Assignment -
Please set down exactly the lines of the listing below from the line containing "Management is evaluating" through the line containing "Units required: Z1 = 6, Z2 = 21, Z3 = 14.", both lines included, leaving out all other lines.

-- Input data follows --

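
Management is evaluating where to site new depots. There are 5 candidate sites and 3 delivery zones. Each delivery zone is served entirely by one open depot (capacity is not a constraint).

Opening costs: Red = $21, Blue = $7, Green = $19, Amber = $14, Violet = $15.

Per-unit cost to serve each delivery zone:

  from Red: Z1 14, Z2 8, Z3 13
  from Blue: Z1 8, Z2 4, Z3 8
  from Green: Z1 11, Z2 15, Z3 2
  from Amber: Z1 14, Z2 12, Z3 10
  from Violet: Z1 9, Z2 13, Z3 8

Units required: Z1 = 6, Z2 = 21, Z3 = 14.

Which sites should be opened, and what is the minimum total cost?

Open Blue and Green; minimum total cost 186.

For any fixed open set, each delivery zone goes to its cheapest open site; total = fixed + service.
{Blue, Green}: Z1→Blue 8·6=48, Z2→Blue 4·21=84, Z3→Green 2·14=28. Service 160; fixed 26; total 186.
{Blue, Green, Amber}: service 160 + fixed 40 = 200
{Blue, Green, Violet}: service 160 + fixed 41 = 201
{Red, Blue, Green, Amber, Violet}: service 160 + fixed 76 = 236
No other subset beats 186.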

-- Input data concluded --
-- Input data follows --

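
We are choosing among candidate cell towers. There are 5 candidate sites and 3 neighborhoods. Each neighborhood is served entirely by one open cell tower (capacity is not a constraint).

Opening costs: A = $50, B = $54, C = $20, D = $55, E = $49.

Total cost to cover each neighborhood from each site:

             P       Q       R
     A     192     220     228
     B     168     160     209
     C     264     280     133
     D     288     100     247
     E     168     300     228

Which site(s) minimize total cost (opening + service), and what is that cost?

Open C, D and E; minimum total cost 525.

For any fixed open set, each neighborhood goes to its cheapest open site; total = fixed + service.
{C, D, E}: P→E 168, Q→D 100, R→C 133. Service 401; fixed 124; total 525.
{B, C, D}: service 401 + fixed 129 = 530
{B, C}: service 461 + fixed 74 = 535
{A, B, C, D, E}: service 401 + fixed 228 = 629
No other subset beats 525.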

-- Input data concluded --

Completed exercise -
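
Management is evaluating where to site new depots. There are 5 candidate sites and 3 delivery zones. Each delivery zone is served entirely by one open depot (capacity is not a constraint).

Opening costs: Red = $21, Blue = $7, Green = $19, Amber = $14, Violet = $15.

Per-unit cost to serve each delivery zone:

  from Red: Z1 14, Z2 8, Z3 13
  from Blue: Z1 8, Z2 4, Z3 8
  from Green: Z1 11, Z2 15, Z3 2
  from Amber: Z1 14, Z2 12, Z3 10
  from Violet: Z1 9, Z2 13, Z3 8

Units required: Z1 = 6, Z2 = 21, Z3 = 14.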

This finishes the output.